*** Exercise material

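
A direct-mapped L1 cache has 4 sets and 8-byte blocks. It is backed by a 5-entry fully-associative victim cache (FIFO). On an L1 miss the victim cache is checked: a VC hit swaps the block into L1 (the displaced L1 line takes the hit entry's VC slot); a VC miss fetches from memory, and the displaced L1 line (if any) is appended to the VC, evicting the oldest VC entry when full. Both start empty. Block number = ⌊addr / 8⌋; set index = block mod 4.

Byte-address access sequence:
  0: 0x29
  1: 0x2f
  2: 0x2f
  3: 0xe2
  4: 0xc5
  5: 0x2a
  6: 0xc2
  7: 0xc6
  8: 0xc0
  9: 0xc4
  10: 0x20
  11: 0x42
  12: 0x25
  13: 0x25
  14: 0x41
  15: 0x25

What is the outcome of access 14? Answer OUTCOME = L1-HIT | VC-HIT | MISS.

0: 0x29 (blk 5, set 1) → MISS  vc=[]
1: 0x2f (blk 5, set 1) → L1-HIT  vc=[]
2: 0x2f (blk 5, set 1) → L1-HIT  vc=[]
3: 0xe2 (blk 28, set 0) → MISS  vc=[]
4: 0xc5 (blk 24, set 0) → MISS  vc=[28]
5: 0x2a (blk 5, set 1) → L1-HIT  vc=[28]
6: 0xc2 (blk 24, set 0) → L1-HIT  vc=[28]
7: 0xc6 (blk 24, set 0) → L1-HIT  vc=[28]
8: 0xc0 (blk 24, set 0) → L1-HIT  vc=[28]
9: 0xc4 (blk 24, set 0) → L1-HIT  vc=[28]
10: 0x20 (blk 4, set 0) → MISS  vc=[28, 24]
11: 0x42 (blk 8, set 0) → MISS  vc=[28, 24, 4]
12: 0x25 (blk 4, set 0) → VC-HIT  vc=[28, 24, 8]
13: 0x25 (blk 4, set 0) → L1-HIT  vc=[28, 24, 8]
14: 0x41 (blk 8, set 0) → VC-HIT  vc=[28, 24, 4]
15: 0x25 (blk 4, set 0) → VC-HIT  vc=[28, 24, 8]

OUTCOME = VC-HIT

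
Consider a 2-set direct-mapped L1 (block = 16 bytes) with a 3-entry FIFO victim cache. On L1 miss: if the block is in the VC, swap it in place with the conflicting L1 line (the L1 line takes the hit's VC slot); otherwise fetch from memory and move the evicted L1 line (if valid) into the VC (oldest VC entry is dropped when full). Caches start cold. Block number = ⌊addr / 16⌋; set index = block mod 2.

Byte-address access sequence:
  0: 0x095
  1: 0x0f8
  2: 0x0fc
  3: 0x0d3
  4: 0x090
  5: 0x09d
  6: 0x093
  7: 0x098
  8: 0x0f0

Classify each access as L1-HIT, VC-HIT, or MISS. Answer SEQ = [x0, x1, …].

0: 0x95 (blk 9, set 1) → MISS  vc=[]
1: 0xf8 (blk 15, set 1) → MISS  vc=[9]
2: 0xfc (blk 15, set 1) → L1-HIT  vc=[9]
3: 0xd3 (blk 13, set 1) → MISS  vc=[9, 15]
4: 0x90 (blk 9, set 1) → VC-HIT  vc=[13, 15]
5: 0x9d (blk 9, set 1) → L1-HIT  vc=[13, 15]
6: 0x93 (blk 9, set 1) → L1-HIT  vc=[13, 15]
7: 0x98 (blk 9, set 1) → L1-HIT  vc=[13, 15]
8: 0xf0 (blk 15, set 1) → VC-HIT  vc=[13, 9]

SEQ = [MISS, MISS, L1-HIT, MISS, VC-HIT, L1-HIT, L1-HIT, L1-HIT, VC-HIT]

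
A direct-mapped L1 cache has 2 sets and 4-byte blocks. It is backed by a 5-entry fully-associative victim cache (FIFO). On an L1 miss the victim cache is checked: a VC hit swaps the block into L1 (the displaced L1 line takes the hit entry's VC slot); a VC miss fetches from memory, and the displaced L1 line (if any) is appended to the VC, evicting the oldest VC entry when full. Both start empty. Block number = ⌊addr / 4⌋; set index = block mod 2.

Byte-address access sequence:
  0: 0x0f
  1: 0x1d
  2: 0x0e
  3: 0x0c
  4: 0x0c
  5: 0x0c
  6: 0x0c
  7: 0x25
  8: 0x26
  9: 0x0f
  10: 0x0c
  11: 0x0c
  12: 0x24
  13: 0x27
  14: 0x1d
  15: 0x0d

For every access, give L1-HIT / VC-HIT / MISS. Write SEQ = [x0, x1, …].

SEQ = [MISS, MISS, VC-HIT, L1-HIT, L1-HIT, L1-HIT, L1-HIT, MISS, L1-HIT, VC-HIT, L1-HIT, L1-HIT, VC-HIT, L1-HIT, VC-HIT, VC-HIT]

0: 0xf (blk 3, set 1) → MISS  vc=[]
1: 0x1d (blk 7, set 1) → MISS  vc=[3]
2: 0xe (blk 3, set 1) → VC-HIT  vc=[7]
3: 0xc (blk 3, set 1) → L1-HIT  vc=[7]
4: 0xc (blk 3, set 1) → L1-HIT  vc=[7]
5: 0xc (blk 3, set 1) → L1-HIT  vc=[7]
6: 0xc (blk 3, set 1) → L1-HIT  vc=[7]
7: 0x25 (blk 9, set 1) → MISS  vc=[7, 3]
8: 0x26 (blk 9, set 1) → L1-HIT  vc=[7, 3]
9: 0xf (blk 3, set 1) → VC-HIT  vc=[7, 9]
10: 0xc (blk 3, set 1) → L1-HIT  vc=[7, 9]
11: 0xc (blk 3, set 1) → L1-HIT  vc=[7, 9]
12: 0x24 (blk 9, set 1) → VC-HIT  vc=[7, 3]
13: 0x27 (blk 9, set 1) → L1-HIT  vc=[7, 3]
14: 0x1d (blk 7, set 1) → VC-HIT  vc=[9, 3]
15: 0xd (blk 3, set 1) → VC-HIT  vc=[9, 7]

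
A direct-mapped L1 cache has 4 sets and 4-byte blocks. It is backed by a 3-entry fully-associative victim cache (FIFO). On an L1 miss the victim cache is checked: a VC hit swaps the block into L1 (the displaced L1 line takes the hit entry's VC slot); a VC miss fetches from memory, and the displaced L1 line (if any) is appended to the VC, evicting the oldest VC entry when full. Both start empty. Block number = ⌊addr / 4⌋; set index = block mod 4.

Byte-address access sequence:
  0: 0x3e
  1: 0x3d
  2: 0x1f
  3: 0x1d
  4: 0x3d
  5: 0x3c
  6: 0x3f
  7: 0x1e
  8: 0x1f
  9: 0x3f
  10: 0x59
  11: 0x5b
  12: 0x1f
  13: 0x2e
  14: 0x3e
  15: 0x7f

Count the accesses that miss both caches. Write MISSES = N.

0: 0x3e (blk 15, set 3) → MISS  vc=[]
1: 0x3d (blk 15, set 3) → L1-HIT  vc=[]
2: 0x1f (blk 7, set 3) → MISS  vc=[15]
3: 0x1d (blk 7, set 3) → L1-HIT  vc=[15]
4: 0x3d (blk 15, set 3) → VC-HIT  vc=[7]
5: 0x3c (blk 15, set 3) → L1-HIT  vc=[7]
6: 0x3f (blk 15, set 3) → L1-HIT  vc=[7]
7: 0x1e (blk 7, set 3) → VC-HIT  vc=[15]
8: 0x1f (blk 7, set 3) → L1-HIT  vc=[15]
9: 0x3f (blk 15, set 3) → VC-HIT  vc=[7]
10: 0x59 (blk 22, set 2) → MISS  vc=[7]
11: 0x5b (blk 22, set 2) → L1-HIT  vc=[7]
12: 0x1f (blk 7, set 3) → VC-HIT  vc=[15]
13: 0x2e (blk 11, set 3) → MISS  vc=[15, 7]
14: 0x3e (blk 15, set 3) → VC-HIT  vc=[11, 7]
15: 0x7f (blk 31, set 3) → MISS  vc=[11, 7, 15]

MISSES = 5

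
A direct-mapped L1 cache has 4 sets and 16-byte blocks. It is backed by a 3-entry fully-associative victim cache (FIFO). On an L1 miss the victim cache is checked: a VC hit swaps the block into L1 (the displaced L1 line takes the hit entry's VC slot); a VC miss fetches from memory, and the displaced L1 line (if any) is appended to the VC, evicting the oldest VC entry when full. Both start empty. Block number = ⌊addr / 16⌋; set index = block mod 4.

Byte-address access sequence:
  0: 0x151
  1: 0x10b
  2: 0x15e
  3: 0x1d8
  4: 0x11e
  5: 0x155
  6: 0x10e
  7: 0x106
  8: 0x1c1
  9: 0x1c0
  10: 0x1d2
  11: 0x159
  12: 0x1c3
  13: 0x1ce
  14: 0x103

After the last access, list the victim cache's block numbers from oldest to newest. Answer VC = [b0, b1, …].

VC = [17, 29, 28]

  [0] addr=0x151 blk=21 s=1: MISS | VC []
  [1] addr=0x10b blk=16 s=0: MISS | VC []
  [2] addr=0x15e blk=21 s=1: L1-HIT | VC []
  [3] addr=0x1d8 blk=29 s=1: MISS | VC [21]
  [4] addr=0x11e blk=17 s=1: MISS | VC [21, 29]
  [5] addr=0x155 blk=21 s=1: VC-HIT | VC [17, 29]
  [6] addr=0x10e blk=16 s=0: L1-HIT | VC [17, 29]
  [7] addr=0x106 blk=16 s=0: L1-HIT | VC [17, 29]
  [8] addr=0x1c1 blk=28 s=0: MISS | VC [17, 29, 16]
  [9] addr=0x1c0 blk=28 s=0: L1-HIT | VC [17, 29, 16]
  [10] addr=0x1d2 blk=29 s=1: VC-HIT | VC [17, 21, 16]
  [11] addr=0x159 blk=21 s=1: VC-HIT | VC [17, 29, 16]
  [12] addr=0x1c3 blk=28 s=0: L1-HIT | VC [17, 29, 16]
  [13] addr=0x1ce blk=28 s=0: L1-HIT | VC [17, 29, 16]
  [14] addr=0x103 blk=16 s=0: VC-HIT | VC [17, 29, 28]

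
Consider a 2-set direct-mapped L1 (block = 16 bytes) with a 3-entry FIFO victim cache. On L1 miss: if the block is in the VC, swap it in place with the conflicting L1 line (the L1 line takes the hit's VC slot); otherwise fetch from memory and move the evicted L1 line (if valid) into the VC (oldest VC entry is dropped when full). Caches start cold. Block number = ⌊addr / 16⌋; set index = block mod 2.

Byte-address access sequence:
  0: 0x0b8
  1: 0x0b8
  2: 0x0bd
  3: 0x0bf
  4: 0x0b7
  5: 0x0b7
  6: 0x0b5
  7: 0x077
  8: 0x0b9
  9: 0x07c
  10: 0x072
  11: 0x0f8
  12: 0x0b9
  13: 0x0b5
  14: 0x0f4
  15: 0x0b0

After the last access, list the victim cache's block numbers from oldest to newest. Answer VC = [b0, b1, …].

VC = [15, 7]

0: 0xb8 (blk 11, set 1) → MISS  vc=[]
1: 0xb8 (blk 11, set 1) → L1-HIT  vc=[]
2: 0xbd (blk 11, set 1) → L1-HIT  vc=[]
3: 0xbf (blk 11, set 1) → L1-HIT  vc=[]
4: 0xb7 (blk 11, set 1) → L1-HIT  vc=[]
5: 0xb7 (blk 11, set 1) → L1-HIT  vc=[]
6: 0xb5 (blk 11, set 1) → L1-HIT  vc=[]
7: 0x77 (blk 7, set 1) → MISS  vc=[11]
8: 0xb9 (blk 11, set 1) → VC-HIT  vc=[7]
9: 0x7c (blk 7, set 1) → VC-HIT  vc=[11]
10: 0x72 (blk 7, set 1) → L1-HIT  vc=[11]
11: 0xf8 (blk 15, set 1) → MISS  vc=[11, 7]
12: 0xb9 (blk 11, set 1) → VC-HIT  vc=[15, 7]
13: 0xb5 (blk 11, set 1) → L1-HIT  vc=[15, 7]
14: 0xf4 (blk 15, set 1) → VC-HIT  vc=[11, 7]
15: 0xb0 (blk 11, set 1) → VC-HIT  vc=[15, 7]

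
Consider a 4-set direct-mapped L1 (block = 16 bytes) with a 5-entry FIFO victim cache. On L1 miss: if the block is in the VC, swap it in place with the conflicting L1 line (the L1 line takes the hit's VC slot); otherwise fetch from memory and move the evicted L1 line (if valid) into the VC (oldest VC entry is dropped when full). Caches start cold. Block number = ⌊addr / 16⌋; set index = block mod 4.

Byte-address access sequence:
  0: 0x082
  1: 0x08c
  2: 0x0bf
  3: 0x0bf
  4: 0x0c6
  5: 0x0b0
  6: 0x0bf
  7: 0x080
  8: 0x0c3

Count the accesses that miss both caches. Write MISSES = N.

  [0] addr=0x82 blk=8 s=0: MISS | VC []
  [1] addr=0x8c blk=8 s=0: L1-HIT | VC []
  [2] addr=0xbf blk=11 s=3: MISS | VC []
  [3] addr=0xbf blk=11 s=3: L1-HIT | VC []
  [4] addr=0xc6 blk=12 s=0: MISS | VC [8]
  [5] addr=0xb0 blk=11 s=3: L1-HIT | VC [8]
  [6] addr=0xbf blk=11 s=3: L1-HIT | VC [8]
  [7] addr=0x80 blk=8 s=0: VC-HIT | VC [12]
  [8] addr=0xc3 blk=12 s=0: VC-HIT | VC [8]

MISSES = 3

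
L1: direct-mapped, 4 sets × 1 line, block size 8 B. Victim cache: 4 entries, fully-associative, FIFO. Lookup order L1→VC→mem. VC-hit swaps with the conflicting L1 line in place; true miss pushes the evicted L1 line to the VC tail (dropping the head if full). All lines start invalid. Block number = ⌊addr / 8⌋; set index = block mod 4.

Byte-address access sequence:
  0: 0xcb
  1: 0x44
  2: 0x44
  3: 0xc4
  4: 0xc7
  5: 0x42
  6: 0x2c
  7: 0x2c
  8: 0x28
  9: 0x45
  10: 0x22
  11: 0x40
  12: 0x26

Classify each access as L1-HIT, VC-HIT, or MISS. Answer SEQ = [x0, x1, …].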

******

Only a number is wanted. Count the lines of the data that contain "displaced".

* _Response box_
4